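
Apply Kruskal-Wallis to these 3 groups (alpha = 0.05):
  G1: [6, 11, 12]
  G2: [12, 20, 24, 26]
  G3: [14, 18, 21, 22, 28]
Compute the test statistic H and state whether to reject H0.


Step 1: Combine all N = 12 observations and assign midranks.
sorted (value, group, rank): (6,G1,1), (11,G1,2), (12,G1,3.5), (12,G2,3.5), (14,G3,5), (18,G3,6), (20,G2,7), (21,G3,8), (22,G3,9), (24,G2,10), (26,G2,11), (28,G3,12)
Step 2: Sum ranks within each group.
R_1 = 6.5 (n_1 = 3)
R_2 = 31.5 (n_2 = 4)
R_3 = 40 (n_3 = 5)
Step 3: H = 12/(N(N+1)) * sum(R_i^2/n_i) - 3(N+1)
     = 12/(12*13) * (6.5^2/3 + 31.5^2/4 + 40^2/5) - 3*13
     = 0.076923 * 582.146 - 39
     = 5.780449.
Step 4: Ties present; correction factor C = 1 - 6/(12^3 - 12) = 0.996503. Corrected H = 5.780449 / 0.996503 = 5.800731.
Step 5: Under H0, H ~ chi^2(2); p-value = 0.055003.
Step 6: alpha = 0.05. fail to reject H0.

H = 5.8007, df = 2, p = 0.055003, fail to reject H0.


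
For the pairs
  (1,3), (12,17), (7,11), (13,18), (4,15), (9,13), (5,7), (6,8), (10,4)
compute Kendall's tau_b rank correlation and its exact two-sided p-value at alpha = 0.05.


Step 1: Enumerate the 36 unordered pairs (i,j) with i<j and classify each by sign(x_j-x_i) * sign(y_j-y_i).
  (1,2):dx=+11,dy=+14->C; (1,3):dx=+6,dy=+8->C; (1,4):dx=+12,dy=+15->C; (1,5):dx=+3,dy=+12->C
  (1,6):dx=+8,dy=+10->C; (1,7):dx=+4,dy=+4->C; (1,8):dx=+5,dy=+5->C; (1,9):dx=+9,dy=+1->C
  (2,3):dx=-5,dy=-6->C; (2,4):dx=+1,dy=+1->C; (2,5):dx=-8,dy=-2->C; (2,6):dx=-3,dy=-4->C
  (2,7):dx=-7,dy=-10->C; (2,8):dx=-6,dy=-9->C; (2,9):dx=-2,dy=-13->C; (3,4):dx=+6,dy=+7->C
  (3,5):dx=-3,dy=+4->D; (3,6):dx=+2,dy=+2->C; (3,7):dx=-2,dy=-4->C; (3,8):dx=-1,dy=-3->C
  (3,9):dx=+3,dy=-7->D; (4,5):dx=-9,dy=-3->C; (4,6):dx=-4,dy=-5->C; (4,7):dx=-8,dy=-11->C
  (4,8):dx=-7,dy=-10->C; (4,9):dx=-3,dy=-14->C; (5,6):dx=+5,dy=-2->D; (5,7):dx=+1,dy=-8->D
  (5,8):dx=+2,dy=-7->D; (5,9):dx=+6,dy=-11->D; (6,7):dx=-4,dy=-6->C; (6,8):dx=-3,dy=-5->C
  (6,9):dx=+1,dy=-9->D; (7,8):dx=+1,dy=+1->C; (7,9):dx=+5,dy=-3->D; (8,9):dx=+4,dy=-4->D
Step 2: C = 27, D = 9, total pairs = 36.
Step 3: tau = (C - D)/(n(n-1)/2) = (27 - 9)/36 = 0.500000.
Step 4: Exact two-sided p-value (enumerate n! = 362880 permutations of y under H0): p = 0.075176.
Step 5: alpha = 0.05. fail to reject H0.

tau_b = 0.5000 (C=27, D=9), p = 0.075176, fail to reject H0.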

* * *

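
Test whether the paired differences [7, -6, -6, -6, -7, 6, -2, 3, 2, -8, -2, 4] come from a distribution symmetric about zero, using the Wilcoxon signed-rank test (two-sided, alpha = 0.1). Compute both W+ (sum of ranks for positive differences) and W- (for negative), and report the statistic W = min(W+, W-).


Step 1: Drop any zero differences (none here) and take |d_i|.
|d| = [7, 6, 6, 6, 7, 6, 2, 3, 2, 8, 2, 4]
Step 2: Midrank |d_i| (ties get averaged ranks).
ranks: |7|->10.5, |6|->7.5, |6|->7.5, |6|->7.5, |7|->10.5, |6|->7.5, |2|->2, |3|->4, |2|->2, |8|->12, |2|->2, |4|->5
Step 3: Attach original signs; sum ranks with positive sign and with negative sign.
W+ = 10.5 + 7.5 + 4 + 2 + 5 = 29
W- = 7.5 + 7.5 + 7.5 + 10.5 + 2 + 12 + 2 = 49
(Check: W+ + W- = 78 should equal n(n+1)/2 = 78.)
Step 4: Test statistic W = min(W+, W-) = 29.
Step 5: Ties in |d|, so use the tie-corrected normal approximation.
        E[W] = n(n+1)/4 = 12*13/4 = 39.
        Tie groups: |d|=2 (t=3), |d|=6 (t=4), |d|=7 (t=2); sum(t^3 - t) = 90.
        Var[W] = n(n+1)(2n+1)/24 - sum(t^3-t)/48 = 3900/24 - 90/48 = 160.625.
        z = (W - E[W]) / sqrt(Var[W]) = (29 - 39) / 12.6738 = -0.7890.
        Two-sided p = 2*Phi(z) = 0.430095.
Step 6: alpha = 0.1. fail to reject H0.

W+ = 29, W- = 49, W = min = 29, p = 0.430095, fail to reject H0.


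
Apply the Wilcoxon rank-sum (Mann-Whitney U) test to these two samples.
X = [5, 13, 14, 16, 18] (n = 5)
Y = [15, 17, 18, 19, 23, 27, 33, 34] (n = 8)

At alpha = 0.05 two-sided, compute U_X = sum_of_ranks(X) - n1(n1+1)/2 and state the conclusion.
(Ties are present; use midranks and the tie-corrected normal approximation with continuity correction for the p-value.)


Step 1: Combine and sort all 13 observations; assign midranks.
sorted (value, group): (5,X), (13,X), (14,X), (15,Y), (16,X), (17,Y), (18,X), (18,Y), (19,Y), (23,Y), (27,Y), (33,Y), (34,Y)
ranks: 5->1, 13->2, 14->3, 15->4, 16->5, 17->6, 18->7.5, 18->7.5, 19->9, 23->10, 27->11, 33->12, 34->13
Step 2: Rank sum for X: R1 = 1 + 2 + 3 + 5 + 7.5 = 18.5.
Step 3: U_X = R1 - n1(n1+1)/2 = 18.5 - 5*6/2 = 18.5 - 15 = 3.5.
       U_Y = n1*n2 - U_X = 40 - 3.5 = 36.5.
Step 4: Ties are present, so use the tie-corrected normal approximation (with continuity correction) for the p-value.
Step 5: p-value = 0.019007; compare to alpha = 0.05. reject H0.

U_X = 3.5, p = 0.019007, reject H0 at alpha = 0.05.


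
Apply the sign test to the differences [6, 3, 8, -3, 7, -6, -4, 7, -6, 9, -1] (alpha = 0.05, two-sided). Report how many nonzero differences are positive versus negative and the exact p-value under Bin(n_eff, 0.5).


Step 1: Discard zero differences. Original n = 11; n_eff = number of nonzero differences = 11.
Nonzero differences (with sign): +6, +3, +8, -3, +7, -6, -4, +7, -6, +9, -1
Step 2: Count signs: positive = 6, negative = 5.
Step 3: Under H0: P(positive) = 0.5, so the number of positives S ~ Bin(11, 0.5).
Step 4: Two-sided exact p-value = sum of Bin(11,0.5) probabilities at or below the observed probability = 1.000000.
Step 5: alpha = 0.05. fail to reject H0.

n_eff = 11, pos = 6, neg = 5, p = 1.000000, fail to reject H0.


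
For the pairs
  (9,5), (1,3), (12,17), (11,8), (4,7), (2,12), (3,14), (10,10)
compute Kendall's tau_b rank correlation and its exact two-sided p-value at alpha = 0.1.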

→ Assignment
Only the number is needed here: how many lines in the data contain "these"?

→ Answer below
2